··· Data ···
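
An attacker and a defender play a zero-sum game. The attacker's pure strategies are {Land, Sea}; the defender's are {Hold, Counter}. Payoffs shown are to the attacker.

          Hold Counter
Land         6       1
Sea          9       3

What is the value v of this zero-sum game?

3

Row minima: Land → 1, Sea → 3; maximin = 3.
Column maxima: Hold → 9, Counter → 3; minimax = 3.
Since maximin = minimax = 3, there is a saddle point and the value is 3.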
···
__Exercise details__.
Could every entry be given again exactly, with no line skipped?

__Response for this exercise__.
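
An attacker and a defender play a zero-sum game. The attacker's pure strategies are {Land, Sea}; the defender's are {Hold, Counter}. Payoffs shown are to the attacker.

          Hold Counter
Land         6       1
Sea          9       3

What is the value v of this zero-sum game?

3

Row minima: Land → 1, Sea → 3; maximin = 3.
Column maxima: Hold → 9, Counter → 3; minimax = 3.
Since maximin = minimax = 3, there is a saddle point and the value is 3.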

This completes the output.